-- Opening Marker --

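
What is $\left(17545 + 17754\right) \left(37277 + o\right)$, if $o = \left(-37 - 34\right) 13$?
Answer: $1283259846$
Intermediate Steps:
$o = -923$ ($o = \left(-71\right) 13 = -923$)
$\left(17545 + 17754\right) \left(37277 + o\right) = \left(17545 + 17754\right) \left(37277 - 923\right) = 35299 \cdot 36354 = 1283259846$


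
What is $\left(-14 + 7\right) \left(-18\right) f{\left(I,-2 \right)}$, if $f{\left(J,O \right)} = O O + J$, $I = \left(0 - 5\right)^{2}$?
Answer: $3654$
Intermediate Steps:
$I = 25$ ($I = \left(-5\right)^{2} = 25$)
$f{\left(J,O \right)} = J + O^{2}$ ($f{\left(J,O \right)} = O^{2} + J = J + O^{2}$)
$\left(-14 + 7\right) \left(-18\right) f{\left(I,-2 \right)} = \left(-14 + 7\right) \left(-18\right) \left(25 + \left(-2\right)^{2}\right) = \left(-7\right) \left(-18\right) \left(25 + 4\right) = 126 \cdot 29 = 3654$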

-- Closing Marker --

Task instructions: Filter the records above down to the lines that hold the string "What".

Answer to the problem:
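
What is $\left(17545 + 17754\right) \left(37277 + o\right)$, if $o = \left(-37 - 34\right) 13$?
What is $\left(-14 + 7\right) \left(-18\right) f{\left(I,-2 \right)}$, if $f{\left(J,O \right)} = O O + J$, $I = \left(0 - 5\right)^{2}$?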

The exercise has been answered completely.